Restate the full set of records exactly, without adding or dropping a word.
+++
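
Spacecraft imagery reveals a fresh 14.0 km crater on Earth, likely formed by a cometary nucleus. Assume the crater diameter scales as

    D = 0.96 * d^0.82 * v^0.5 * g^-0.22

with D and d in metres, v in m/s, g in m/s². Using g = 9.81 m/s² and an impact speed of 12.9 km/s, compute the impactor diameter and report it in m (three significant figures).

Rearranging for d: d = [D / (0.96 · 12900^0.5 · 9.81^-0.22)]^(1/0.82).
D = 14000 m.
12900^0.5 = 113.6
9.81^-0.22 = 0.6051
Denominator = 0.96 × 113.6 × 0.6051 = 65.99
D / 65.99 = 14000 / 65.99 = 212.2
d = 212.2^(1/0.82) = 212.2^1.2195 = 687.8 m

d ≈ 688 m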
+++
> _Exercise solution_:
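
Spacecraft imagery reveals a fresh 14.0 km crater on Earth, likely formed by a cometary nucleus. Assume the crater diameter scales as

    D = 0.96 * d^0.82 * v^0.5 * g^-0.22

with D and d in metres, v in m/s, g in m/s². Using g = 9.81 m/s² and an impact speed of 12.9 km/s, compute the impactor diameter and report it in m (three significant figures).

Rearranging for d: d = [D / (0.96 · 12900^0.5 · 9.81^-0.22)]^(1/0.82).
D = 14000 m.
12900^0.5 = 113.6
9.81^-0.22 = 0.6051
Denominator = 0.96 × 113.6 × 0.6051 = 65.99
D / 65.99 = 14000 / 65.99 = 212.2
d = 212.2^(1/0.82) = 212.2^1.2195 = 687.8 m

d ≈ 688 m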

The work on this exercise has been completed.